[Records drawn from a dataset]

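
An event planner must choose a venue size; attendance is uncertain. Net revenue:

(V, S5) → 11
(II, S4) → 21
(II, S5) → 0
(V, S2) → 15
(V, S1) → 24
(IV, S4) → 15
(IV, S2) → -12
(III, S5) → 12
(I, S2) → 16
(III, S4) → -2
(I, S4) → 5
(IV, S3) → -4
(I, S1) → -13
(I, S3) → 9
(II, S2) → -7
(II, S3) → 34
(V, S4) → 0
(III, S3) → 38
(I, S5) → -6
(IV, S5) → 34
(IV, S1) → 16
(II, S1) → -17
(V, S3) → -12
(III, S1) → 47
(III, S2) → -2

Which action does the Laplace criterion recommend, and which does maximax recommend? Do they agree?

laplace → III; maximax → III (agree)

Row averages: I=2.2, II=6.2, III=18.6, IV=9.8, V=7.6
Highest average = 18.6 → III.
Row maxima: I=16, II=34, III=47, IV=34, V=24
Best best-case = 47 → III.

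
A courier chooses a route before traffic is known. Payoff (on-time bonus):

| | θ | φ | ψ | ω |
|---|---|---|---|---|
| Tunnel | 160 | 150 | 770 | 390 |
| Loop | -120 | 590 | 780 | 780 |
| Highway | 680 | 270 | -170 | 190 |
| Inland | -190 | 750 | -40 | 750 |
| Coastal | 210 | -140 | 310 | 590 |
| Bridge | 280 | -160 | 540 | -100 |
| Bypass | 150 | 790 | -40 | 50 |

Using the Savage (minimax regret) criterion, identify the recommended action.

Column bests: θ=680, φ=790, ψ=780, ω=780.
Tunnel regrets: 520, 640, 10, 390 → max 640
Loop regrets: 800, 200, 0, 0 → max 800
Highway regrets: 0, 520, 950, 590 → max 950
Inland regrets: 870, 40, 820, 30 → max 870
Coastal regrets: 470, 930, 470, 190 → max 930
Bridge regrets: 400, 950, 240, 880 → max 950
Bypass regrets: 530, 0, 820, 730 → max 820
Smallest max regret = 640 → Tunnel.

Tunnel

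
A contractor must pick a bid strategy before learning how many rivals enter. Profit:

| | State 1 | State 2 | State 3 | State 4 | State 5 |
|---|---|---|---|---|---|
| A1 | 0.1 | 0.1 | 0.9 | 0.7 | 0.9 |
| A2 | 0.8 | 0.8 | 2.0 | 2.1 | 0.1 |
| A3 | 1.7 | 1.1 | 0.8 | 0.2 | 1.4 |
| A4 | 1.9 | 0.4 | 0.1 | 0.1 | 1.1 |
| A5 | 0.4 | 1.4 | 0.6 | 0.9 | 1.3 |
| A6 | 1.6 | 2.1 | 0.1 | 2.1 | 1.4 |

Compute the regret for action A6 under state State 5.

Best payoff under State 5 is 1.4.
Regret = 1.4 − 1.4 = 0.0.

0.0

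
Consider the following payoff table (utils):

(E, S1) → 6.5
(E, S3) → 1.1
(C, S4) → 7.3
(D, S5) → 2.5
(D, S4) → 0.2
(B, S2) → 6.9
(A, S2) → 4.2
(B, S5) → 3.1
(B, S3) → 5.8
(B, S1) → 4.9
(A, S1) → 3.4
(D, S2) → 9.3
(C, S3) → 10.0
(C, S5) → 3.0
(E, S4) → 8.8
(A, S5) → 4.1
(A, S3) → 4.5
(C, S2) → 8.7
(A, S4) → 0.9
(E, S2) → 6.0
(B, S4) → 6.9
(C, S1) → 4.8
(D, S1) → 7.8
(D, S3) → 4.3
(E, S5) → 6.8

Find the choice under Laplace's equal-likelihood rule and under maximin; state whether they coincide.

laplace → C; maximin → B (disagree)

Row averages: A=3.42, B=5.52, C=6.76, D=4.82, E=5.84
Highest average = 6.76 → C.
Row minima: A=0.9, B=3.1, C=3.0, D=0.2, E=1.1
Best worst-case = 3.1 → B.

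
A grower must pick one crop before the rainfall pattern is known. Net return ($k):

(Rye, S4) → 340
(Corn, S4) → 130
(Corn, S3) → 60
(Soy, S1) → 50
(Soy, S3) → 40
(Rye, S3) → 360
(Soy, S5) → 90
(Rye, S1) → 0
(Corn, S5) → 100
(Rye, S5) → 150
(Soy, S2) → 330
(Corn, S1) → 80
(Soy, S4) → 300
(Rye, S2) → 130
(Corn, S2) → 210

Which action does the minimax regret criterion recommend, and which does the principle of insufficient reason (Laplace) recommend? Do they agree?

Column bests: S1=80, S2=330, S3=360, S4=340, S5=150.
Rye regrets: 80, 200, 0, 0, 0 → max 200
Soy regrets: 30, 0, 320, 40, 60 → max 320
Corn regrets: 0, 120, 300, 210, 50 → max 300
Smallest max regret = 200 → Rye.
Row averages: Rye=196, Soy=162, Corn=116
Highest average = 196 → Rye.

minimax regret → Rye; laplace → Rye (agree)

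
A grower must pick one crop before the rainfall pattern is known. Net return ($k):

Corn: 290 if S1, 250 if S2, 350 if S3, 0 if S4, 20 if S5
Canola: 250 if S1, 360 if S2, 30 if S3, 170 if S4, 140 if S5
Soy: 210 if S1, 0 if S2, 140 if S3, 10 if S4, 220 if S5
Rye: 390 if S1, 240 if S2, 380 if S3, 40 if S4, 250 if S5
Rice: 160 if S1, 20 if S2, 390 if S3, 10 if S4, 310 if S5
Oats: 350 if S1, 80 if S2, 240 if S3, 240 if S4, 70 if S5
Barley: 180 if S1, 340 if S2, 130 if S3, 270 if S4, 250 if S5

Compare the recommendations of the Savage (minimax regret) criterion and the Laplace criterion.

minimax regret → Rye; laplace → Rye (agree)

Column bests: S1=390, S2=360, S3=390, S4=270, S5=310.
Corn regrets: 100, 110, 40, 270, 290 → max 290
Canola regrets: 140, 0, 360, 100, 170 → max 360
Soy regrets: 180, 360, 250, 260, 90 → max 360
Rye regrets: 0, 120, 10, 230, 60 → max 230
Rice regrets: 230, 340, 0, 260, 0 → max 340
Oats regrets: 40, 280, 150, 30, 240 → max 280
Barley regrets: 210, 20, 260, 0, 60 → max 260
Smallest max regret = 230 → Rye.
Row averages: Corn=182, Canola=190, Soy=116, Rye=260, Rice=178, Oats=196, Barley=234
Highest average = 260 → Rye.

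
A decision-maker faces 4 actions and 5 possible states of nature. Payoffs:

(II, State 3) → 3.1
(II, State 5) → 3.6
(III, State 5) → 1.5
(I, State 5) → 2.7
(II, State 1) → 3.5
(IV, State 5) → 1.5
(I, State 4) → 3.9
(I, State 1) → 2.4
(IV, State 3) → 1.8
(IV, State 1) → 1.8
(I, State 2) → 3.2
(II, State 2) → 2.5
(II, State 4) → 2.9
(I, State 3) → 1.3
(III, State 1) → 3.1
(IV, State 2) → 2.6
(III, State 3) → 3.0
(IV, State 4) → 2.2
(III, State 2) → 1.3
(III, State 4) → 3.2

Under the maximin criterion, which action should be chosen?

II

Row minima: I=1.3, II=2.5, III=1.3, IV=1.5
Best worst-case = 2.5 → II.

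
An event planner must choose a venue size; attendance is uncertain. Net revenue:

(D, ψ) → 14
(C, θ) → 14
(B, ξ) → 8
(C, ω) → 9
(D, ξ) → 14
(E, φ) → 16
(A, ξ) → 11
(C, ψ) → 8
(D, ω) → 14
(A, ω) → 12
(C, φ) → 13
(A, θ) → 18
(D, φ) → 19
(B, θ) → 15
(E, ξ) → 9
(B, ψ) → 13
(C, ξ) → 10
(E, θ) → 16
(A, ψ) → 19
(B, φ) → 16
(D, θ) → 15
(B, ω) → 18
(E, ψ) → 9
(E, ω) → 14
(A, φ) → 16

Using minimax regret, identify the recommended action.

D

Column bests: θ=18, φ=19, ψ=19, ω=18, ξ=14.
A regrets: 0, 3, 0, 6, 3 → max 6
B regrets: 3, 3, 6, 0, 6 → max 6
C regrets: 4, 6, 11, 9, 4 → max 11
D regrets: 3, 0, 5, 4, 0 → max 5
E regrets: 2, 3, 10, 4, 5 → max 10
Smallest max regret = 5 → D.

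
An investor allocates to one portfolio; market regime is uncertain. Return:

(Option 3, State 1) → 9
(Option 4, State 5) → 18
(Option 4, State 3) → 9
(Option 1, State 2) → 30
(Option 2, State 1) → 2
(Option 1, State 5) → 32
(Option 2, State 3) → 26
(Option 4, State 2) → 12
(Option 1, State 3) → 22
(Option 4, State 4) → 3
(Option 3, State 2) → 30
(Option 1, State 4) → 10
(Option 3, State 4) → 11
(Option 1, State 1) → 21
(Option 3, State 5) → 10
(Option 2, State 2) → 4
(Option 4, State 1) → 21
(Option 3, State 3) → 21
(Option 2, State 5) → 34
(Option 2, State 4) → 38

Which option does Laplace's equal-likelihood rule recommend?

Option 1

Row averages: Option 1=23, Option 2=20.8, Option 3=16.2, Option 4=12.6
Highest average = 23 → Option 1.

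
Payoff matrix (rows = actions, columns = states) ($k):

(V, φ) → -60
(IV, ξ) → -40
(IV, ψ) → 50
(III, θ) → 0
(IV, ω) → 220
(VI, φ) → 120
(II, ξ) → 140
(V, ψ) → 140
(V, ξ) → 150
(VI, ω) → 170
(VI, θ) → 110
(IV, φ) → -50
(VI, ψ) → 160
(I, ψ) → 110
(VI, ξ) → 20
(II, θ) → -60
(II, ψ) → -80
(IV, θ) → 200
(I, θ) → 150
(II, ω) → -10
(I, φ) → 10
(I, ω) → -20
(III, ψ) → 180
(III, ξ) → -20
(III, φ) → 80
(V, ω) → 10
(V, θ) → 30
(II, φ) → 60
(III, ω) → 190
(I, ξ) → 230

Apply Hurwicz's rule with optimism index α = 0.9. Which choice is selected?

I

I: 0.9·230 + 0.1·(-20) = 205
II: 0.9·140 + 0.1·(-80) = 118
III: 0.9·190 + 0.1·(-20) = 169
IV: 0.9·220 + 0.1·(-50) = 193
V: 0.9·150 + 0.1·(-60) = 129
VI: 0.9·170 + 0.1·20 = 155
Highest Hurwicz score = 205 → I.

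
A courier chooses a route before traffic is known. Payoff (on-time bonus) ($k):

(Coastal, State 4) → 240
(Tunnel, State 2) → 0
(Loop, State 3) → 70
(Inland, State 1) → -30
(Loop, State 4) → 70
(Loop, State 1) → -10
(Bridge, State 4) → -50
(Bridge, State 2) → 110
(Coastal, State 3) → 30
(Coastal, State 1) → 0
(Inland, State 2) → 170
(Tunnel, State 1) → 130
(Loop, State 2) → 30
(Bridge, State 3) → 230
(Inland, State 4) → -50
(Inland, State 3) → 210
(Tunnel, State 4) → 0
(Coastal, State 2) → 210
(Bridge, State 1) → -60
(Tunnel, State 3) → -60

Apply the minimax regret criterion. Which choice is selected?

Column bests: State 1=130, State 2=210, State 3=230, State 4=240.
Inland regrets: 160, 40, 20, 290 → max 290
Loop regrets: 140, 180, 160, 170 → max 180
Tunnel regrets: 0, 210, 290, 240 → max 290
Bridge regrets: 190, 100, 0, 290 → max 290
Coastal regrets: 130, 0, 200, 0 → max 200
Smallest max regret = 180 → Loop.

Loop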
--
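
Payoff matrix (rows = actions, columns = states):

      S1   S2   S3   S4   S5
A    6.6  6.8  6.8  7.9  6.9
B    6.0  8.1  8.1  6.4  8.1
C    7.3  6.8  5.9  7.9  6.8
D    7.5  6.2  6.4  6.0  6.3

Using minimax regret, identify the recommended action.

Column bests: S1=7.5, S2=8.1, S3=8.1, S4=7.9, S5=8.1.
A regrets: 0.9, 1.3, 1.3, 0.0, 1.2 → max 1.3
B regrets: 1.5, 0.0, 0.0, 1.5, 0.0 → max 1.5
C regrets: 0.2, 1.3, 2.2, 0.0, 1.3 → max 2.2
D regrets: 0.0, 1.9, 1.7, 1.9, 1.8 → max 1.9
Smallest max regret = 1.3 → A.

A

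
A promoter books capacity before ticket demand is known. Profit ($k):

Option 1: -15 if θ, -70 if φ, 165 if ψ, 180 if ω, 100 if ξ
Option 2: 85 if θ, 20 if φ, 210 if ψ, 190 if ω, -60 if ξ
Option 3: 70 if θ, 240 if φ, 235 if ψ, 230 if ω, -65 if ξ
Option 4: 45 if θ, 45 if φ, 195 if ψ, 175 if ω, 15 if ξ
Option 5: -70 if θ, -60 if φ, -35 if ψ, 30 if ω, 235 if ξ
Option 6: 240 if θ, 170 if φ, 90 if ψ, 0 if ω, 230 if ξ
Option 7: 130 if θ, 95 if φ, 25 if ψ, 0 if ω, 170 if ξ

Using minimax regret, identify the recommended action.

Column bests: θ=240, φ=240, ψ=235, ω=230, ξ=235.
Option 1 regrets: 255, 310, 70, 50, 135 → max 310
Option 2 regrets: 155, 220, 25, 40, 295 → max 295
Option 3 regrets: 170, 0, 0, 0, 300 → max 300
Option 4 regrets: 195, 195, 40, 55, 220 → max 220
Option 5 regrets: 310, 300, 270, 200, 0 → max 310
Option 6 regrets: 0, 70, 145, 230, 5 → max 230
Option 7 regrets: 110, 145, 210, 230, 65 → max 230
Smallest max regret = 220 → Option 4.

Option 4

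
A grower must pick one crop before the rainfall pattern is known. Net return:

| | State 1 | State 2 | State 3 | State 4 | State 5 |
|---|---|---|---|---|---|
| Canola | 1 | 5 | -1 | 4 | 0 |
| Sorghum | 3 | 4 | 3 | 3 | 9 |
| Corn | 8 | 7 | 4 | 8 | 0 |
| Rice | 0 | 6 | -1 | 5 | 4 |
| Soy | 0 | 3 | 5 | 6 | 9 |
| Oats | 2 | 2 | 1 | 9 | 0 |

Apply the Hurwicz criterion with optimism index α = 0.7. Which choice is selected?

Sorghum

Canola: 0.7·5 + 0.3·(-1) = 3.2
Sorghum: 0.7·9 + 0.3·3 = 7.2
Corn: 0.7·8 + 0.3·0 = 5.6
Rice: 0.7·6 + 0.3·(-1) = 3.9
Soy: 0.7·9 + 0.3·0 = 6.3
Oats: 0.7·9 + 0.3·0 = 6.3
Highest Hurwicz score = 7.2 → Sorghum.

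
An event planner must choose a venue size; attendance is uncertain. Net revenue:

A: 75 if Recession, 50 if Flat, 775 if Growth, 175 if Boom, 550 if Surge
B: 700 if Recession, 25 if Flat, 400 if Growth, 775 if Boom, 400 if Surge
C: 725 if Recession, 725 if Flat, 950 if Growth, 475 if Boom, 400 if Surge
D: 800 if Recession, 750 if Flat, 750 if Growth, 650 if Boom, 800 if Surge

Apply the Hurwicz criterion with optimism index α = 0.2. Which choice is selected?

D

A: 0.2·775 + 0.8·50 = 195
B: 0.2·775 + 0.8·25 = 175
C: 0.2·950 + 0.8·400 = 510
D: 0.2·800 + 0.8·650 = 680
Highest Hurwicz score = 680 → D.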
...
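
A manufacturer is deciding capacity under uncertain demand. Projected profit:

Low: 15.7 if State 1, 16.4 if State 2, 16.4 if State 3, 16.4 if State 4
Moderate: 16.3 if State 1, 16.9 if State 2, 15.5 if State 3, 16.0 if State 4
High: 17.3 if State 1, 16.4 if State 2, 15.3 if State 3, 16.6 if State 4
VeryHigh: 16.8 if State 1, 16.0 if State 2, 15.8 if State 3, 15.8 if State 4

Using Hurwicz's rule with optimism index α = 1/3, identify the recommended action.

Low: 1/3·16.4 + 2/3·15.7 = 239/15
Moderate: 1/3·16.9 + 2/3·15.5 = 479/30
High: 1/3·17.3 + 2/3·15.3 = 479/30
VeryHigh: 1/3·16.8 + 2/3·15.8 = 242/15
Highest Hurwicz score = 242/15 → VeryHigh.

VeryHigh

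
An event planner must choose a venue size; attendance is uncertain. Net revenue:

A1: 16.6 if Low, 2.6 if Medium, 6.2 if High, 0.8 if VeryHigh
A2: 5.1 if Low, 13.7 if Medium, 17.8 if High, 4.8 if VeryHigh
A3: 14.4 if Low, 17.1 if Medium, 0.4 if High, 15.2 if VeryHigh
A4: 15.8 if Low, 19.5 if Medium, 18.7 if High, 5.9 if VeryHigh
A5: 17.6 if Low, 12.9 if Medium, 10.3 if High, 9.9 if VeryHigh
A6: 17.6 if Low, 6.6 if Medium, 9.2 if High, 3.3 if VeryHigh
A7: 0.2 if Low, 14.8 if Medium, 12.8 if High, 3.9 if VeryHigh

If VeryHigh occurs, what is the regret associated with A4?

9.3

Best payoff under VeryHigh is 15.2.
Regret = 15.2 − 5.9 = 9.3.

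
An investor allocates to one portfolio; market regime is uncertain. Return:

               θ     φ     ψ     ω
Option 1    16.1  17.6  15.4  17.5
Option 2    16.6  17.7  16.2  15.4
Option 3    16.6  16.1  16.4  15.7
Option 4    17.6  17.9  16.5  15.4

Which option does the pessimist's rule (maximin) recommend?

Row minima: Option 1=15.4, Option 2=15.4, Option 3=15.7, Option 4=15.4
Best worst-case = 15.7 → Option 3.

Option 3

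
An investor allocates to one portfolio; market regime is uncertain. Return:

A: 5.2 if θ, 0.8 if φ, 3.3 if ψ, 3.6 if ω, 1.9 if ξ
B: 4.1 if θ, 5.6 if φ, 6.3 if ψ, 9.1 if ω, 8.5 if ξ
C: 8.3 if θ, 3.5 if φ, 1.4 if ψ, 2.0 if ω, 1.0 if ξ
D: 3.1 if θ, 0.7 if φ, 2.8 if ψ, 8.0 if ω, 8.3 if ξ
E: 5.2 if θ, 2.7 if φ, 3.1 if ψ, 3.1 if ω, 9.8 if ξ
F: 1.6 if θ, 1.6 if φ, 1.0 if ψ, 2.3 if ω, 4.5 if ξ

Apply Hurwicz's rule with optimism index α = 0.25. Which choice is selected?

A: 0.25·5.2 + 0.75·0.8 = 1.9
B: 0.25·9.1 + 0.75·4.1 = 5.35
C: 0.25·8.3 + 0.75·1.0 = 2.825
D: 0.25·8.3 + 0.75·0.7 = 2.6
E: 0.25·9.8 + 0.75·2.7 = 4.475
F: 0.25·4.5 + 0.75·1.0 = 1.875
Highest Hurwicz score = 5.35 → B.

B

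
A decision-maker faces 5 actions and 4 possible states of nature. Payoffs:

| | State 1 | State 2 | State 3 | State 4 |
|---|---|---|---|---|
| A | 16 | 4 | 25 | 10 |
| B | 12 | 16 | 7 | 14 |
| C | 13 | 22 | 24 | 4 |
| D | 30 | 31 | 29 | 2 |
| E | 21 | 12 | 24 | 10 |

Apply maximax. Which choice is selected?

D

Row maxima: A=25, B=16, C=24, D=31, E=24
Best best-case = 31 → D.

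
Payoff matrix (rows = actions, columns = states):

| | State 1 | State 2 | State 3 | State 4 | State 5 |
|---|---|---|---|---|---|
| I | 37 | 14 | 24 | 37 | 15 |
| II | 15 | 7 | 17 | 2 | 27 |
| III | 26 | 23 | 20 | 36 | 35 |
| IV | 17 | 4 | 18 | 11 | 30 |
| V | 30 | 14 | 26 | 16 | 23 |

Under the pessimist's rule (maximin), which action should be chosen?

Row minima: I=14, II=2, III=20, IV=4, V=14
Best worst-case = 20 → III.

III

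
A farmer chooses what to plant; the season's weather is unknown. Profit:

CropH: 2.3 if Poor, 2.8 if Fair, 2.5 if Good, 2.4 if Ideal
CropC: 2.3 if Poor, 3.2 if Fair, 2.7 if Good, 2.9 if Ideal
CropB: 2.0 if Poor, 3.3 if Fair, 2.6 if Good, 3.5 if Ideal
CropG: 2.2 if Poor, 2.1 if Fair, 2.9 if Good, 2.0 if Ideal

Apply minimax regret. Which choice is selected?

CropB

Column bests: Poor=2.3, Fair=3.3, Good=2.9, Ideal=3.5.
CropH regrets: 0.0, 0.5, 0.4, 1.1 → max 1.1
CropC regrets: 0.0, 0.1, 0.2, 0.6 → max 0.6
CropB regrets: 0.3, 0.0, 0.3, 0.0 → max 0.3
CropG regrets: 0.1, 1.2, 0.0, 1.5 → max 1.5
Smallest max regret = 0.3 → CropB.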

## Required action
From the records above, transcribe without alteration every line from the one with "(B, S4) → 6.9" to the one with "(Corn, S2) → 210", inclusive.

## Exercise answer
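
(B, S4) → 6.9
(C, S1) → 4.8
(D, S1) → 7.8
(D, S3) → 4.3
(E, S5) → 6.8

Find the choice under Laplace's equal-likelihood rule and under maximin; state whether they coincide.

laplace → C; maximin → B (disagree)

Row averages: A=3.42, B=5.52, C=6.76, D=4.82, E=5.84
Highest average = 6.76 → C.
Row minima: A=0.9, B=3.1, C=3.0, D=0.2, E=1.1
Best worst-case = 3.1 → B.

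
A grower must pick one crop before the rainfall pattern is known. Net return ($k):

(Rye, S4) → 340
(Corn, S4) → 130
(Corn, S3) → 60
(Soy, S1) → 50
(Soy, S3) → 40
(Rye, S3) → 360
(Soy, S5) → 90
(Rye, S1) → 0
(Corn, S5) → 100
(Rye, S5) → 150
(Soy, S2) → 330
(Corn, S1) → 80
(Soy, S4) → 300
(Rye, S2) → 130
(Corn, S2) → 210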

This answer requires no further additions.